#### [EXERCISE]
Exactly retype the lines of the material from its first line to the line with "Report: plain yogurt", including both.
==============================
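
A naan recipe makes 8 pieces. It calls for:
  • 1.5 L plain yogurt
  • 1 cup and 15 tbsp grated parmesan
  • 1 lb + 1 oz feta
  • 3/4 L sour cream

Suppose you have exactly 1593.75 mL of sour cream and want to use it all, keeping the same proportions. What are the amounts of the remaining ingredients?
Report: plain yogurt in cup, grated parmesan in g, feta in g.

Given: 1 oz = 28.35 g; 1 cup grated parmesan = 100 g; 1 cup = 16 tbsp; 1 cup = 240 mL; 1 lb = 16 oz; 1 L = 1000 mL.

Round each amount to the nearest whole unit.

The original recipe has 750 mL of sour cream, so the scaling factor is 1593.75 ÷ 750 = 17/8 = 2.125.
plain yogurt: 1.5 L × 17/8 × 1000 mL/L ÷ 240 mL/cup ≈ 13 cup
grated parmesan: (1 cup + 15 tbsp = 1.9375 cup) × 17/8 × 100 g/cup ≈ 412 g
feta: (1 lb + 1 oz = 1.0625 lb) × 17/8 × 16 oz/lb × 28.35 g/oz ≈ 1024 g

plain yogurt: 13 cup; grated parmesan: 412 g; feta: 1024 g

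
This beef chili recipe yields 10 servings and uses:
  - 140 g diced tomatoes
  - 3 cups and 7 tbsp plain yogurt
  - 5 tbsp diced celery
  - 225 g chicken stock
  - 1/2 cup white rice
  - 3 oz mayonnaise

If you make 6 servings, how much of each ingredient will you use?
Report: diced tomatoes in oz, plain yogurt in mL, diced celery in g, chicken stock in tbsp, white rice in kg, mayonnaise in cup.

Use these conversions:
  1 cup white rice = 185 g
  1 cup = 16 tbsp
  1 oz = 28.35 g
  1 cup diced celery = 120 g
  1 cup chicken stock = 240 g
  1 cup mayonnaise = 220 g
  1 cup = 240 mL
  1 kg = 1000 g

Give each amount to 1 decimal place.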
==============================
#### [EXERCISE RESPONSE]
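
A naan recipe makes 8 pieces. It calls for:
  • 1.5 L plain yogurt
  • 1 cup and 15 tbsp grated parmesan
  • 1 lb + 1 oz feta
  • 3/4 L sour cream

Suppose you have exactly 1593.75 mL of sour cream and want to use it all, keeping the same proportions. What are the amounts of the remaining ingredients?
Report: plain yogurt in cup, grated parmesan in g, feta in g.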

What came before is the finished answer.